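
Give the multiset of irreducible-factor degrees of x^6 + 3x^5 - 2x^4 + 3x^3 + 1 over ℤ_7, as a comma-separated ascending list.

3, 3

Write g(x) = x^6 + 3x^5 - 2x^4 + 3x^3 + 1.
Complete factorization: g(x) = (x^3 + x^2 - x + 3)·(x^3 + 2x^2 - 3x - 2).
Factor degrees with multiplicity: 3 + 3 = 6.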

════════════════════

What to do >>
Transcribe the listing above in full, so that every line matches exactly.

Result for this exercise >>
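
Give the multiset of irreducible-factor degrees of x^6 + 3x^5 - 2x^4 + 3x^3 + 1 over ℤ_7, as a comma-separated ascending list.

3, 3

Write g(x) = x^6 + 3x^5 - 2x^4 + 3x^3 + 1.
Complete factorization: g(x) = (x^3 + x^2 - x + 3)·(x^3 + 2x^2 - 3x - 2).
Factor degrees with multiplicity: 3 + 3 = 6.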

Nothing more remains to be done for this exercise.